======== Data ========

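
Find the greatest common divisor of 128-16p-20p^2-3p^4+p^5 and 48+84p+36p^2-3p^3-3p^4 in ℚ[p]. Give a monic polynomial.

Apply the Euclidean algorithm:
  p^5-3p^4-20p^2-16p+128 = (-(1/3)p+4/3)(-3p^4-3p^3+36p^2+84p+48) + (16p^3-40p^2-112p+64)
  -3p^4-3p^3+36p^2+84p+48 = (-(3/16)p-21/32)(16p^3-40p^2-112p+64) + (-(45/4)p^2+(45/2)p+90)
  16p^3-40p^2-112p+64 = (-(64/45)p+32/45)(-(45/4)p^2+(45/2)p+90) + (0)
Last nonzero remainder: -(45/4)p^2+(45/2)p+90. Dividing through by -45/4 gives the monic gcd p^2-2p-8.

-8-2p+p^2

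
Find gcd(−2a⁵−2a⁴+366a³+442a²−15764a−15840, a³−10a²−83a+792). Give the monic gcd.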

========

* The task: You are asked to copy all of the entries above exactly.

* Task response:
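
Find the greatest common divisor of 128-16p-20p^2-3p^4+p^5 and 48+84p+36p^2-3p^3-3p^4 in ℚ[p]. Give a monic polynomial.

Apply the Euclidean algorithm:
  p^5-3p^4-20p^2-16p+128 = (-(1/3)p+4/3)(-3p^4-3p^3+36p^2+84p+48) + (16p^3-40p^2-112p+64)
  -3p^4-3p^3+36p^2+84p+48 = (-(3/16)p-21/32)(16p^3-40p^2-112p+64) + (-(45/4)p^2+(45/2)p+90)
  16p^3-40p^2-112p+64 = (-(64/45)p+32/45)(-(45/4)p^2+(45/2)p+90) + (0)
Last nonzero remainder: -(45/4)p^2+(45/2)p+90. Dividing through by -45/4 gives the monic gcd p^2-2p-8.

-8-2p+p^2

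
Find gcd(−2a⁵−2a⁴+366a³+442a²−15764a−15840, a³−10a²−83a+792). Give the monic gcd.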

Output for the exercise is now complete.